▸ Data records:
_ _ _ _ _

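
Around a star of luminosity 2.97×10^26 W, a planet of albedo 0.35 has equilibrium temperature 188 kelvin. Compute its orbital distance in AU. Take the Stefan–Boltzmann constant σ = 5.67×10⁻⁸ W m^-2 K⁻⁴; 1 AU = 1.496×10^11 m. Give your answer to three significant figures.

1.56 AU

The flux needed for this T is 4σT⁴/(1−0.35) = 435.9 W m^-2.
From L = 4πd²S, d = √(2.97×10^26/(4π·435.9)) = 2.329×10^11 m = 1.557 AU.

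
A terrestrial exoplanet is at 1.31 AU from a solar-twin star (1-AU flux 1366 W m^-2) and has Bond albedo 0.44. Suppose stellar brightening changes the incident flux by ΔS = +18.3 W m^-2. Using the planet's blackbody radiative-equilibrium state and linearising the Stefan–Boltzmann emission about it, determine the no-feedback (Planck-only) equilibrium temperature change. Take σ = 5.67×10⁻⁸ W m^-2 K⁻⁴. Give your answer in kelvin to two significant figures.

By the inverse-square law, S = 1366/1.31² = 796.0 W m^-2.
Unperturbed T_e = [796.0·(1−0.44)/(4σ)]^¼ = 210.6 K.
ΔF = Δ[S(1−α)]/4 = (1−0.44)·+18.3/4 = 2.562 W m^-2.
The Planck feedback parameter is 4σT_e³ = 2.117 W m^-2/K.
ΔT₀ = ΔF/λ_P = 2.562/2.117 = 1.21 K.

1.2 kelvin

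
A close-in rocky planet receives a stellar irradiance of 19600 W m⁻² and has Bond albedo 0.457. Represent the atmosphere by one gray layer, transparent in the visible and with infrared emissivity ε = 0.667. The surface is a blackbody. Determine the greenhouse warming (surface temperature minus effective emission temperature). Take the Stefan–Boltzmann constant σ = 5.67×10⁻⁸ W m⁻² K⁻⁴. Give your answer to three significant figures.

The planet radiates to space at T_e = [S(1−α)/(4σ)]^(1/4) = 465.4 K.
For a single slab of emissivity ε, T_s⁴ = 2T_e⁴/(2−ε); thus T_s = 465.4·(1.5)^(1/4) = 515.1 K.
Greenhouse warming: T_s − T_e = 49.69 K.

49.7 K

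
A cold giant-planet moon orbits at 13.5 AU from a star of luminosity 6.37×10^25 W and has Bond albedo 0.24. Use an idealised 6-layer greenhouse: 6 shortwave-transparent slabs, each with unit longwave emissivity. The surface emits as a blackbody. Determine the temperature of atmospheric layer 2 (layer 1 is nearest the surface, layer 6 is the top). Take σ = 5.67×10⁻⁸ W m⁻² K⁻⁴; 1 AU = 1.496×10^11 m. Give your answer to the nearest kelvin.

68 kelvin

d = 13.5 × 1.496×10^11 m = 2.020×10^12 m.
Flux at the orbit: S = L/(4πd²) = 6.37×10^25/(4π·(2.02×10^12)²) = 1.243 W m⁻².
Top-of-atmosphere balance: σT_e⁴ = S(1−α)/4 = 0.2361 W m⁻² → T_e = 45.17 K.
In the N-layer model, layer k (counted from the surface) has T_k = (N+1−k)^(1/4)·T_e.
T_2 = (5)^(1/4)·45.17 = 67.55 K.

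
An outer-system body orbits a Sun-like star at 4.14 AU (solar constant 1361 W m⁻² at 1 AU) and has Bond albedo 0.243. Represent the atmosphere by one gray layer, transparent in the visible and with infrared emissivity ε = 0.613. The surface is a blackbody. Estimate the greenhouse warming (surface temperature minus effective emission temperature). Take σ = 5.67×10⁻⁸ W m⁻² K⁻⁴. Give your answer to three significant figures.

By the inverse-square law, S = 1361/4.14² = 79.41 W m⁻².
The planet radiates to space at T_e = [S(1−α)/(4σ)]^(1/4) = 127.6 K.
For a single slab of emissivity ε, T_s⁴ = 2T_e⁴/(2−ε); thus T_s = 127.6·(1.442)^(1/4) = 139.8 K.
The atmosphere warms the surface by 12.23 K.

12.2 K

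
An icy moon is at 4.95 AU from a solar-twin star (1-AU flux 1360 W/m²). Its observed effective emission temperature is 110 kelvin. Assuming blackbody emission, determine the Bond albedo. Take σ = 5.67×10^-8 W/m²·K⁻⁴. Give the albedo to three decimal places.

0.402

Irradiance scales as 1/d², so S = 1360 W/m² × (1/4.95)² = 55.50 W/m².
From σT⁴ = S(1−α)/4 we invert for α: 1−α = 4σT⁴/S.
σT⁴ = 8.301 W/m², so 4σT⁴ = 33.21 W/m².
1−α = 33.21/55.50 = 0.5983, so α = 0.4017.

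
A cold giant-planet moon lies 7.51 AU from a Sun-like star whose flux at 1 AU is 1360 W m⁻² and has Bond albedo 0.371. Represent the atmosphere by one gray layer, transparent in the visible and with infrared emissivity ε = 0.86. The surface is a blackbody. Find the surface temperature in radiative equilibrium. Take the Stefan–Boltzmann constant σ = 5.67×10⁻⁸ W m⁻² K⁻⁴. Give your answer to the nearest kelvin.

By the inverse-square law, S = 1360/7.51² = 24.11 W m⁻².
Effective emission temperature (TOA balance): σT_e⁴ = S(1−α)/4 = 3.792 W m⁻² → T_e = 90.43 K.
For a single slab of emissivity ε, T_s⁴ = 2T_e⁴/(2−ε); thus T_s = 90.43·(1.754)^(1/4) = 104.1 K.

104 kelvin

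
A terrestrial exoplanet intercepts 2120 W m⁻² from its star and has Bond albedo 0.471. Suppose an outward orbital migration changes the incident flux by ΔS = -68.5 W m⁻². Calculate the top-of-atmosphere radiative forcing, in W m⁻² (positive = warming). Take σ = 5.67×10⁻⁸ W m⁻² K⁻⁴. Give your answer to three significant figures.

ΔF = Δ[S(1−α)]/4 = (1−0.471)·-68.5/4 = -9.059 W m⁻².

-9.06 W m⁻²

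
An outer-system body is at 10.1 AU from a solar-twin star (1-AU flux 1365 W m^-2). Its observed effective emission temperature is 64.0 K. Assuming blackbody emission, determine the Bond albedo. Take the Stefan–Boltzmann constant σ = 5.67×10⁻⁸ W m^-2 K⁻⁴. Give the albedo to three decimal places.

Flux at the orbit: S = 1365/(10.1)² = 13.38 W m^-2.
From σT⁴ = S(1−α)/4 we invert for α: 1−α = 4σT⁴/S.
σT⁴ = 0.9513 W m^-2, so 4σT⁴ = 3.805 W m^-2.
Hence α = 1 − 3.805/13.38 = 0.7156.

0.716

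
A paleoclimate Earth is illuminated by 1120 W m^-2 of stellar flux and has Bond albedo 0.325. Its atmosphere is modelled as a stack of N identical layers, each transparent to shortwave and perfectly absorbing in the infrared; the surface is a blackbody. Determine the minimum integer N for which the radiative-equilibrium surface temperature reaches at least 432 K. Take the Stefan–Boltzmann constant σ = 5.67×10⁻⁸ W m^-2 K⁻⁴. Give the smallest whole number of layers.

10

The effective emission temperature is T_e = [S(1−α)/(4σ)]^¼ = 240.3 K.
Since T_s⁴ = (N+1)T_e⁴, we need N ≥ (T_s/T_e)⁴ − 1 = 9.449.
So N ≥ 9.449; the smallest integer is N = 10.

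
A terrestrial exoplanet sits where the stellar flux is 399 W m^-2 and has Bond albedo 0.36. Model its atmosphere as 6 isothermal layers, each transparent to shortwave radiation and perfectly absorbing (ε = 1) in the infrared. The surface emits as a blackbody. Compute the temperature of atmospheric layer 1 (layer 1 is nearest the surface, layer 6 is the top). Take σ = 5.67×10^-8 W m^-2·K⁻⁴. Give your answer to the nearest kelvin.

The effective emission temperature is T_e = [S(1−α)/(4σ)]^¼ = 183.2 K.
Each opaque layer satisfies 2T_j⁴ = T_{j−1}⁴ + T_{j+1}⁴, giving T_k⁴ = (N+1−k)T_e⁴.
T_1 = (6)^(1/4)·183.2 = 286.7 K.

287 kelvin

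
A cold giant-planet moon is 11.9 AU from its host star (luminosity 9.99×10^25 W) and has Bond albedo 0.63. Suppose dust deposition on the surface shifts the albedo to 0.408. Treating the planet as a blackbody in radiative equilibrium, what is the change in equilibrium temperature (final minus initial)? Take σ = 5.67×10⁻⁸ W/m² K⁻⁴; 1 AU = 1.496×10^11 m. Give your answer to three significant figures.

Orbital distance: d = 11.9 AU = 1.780×10^12 m.
Spreading L over a sphere of radius d: S = 9.99×10^25/(4π·1.78×10^12²) = 2.508 W/m².
Before: T₁ = [2.508·0.37/(4σ)]^(1/4) = 44.98 K.
With α = 0.408, T₂ = 50.58 K.
ΔT = T₂ − T₁ = 5.608 K.

5.61 kelvin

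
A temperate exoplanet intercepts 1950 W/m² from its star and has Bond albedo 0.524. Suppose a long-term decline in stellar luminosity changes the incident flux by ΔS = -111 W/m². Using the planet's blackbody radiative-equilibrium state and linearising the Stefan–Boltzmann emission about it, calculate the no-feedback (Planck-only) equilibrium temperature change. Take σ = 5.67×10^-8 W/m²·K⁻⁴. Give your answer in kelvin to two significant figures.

-3.6 K

Reference equilibrium: T_e = [S(1−α)/(4σ)]^(1/4) = 252.9 K.
ΔF = Δ[S(1−α)]/4 = (1−0.524)·-111/4 = -13.21 W/m².
The Planck feedback parameter is 4σT_e³ = 3.670 W/m²/K.
Hence the no-feedback warming is ΔF/(4σT_e³) = -3.60 K.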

_ _ _ _ _

▸ Task prompt:
Return exactly the lines in the records above, beginning with the one that holds "A terrestrial exoplanet sits" and ending with the last.

▸ Exercise answer:
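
A terrestrial exoplanet sits where the stellar flux is 399 W m^-2 and has Bond albedo 0.36. Model its atmosphere as 6 isothermal layers, each transparent to shortwave radiation and perfectly absorbing (ε = 1) in the infrared. The surface emits as a blackbody. Compute the temperature of atmospheric layer 1 (layer 1 is nearest the surface, layer 6 is the top). Take σ = 5.67×10^-8 W m^-2·K⁻⁴. Give your answer to the nearest kelvin.

The effective emission temperature is T_e = [S(1−α)/(4σ)]^¼ = 183.2 K.
Each opaque layer satisfies 2T_j⁴ = T_{j−1}⁴ + T_{j+1}⁴, giving T_k⁴ = (N+1−k)T_e⁴.
T_1 = (6)^(1/4)·183.2 = 286.7 K.

287 kelvin

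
A cold giant-planet moon is 11.9 AU from its host star (luminosity 9.99×10^25 W) and has Bond albedo 0.63. Suppose dust deposition on the surface shifts the albedo to 0.408. Treating the planet as a blackbody in radiative equilibrium, what is the change in equilibrium temperature (final minus initial)? Take σ = 5.67×10⁻⁸ W/m² K⁻⁴; 1 AU = 1.496×10^11 m. Give your answer to three significant figures.

Orbital distance: d = 11.9 AU = 1.780×10^12 m.
Spreading L over a sphere of radius d: S = 9.99×10^25/(4π·1.78×10^12²) = 2.508 W/m².
Before: T₁ = [2.508·0.37/(4σ)]^(1/4) = 44.98 K.
With α = 0.408, T₂ = 50.58 K.
ΔT = T₂ − T₁ = 5.608 K.

5.61 kelvin

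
A temperate exoplanet intercepts 1950 W/m² from its star and has Bond albedo 0.524. Suppose a long-term decline in stellar luminosity changes the incident flux by ΔS = -111 W/m². Using the planet's blackbody radiative-equilibrium state and linearising the Stefan–Boltzmann emission about it, calculate the no-feedback (Planck-only) equilibrium temperature change. Take σ = 5.67×10^-8 W/m²·K⁻⁴. Give your answer in kelvin to two significant figures.

-3.6 K

Reference equilibrium: T_e = [S(1−α)/(4σ)]^(1/4) = 252.9 K.
ΔF = Δ[S(1−α)]/4 = (1−0.524)·-111/4 = -13.21 W/m².
The Planck feedback parameter is 4σT_e³ = 3.670 W/m²/K.
Hence the no-feedback warming is ΔF/(4σT_e³) = -3.60 K.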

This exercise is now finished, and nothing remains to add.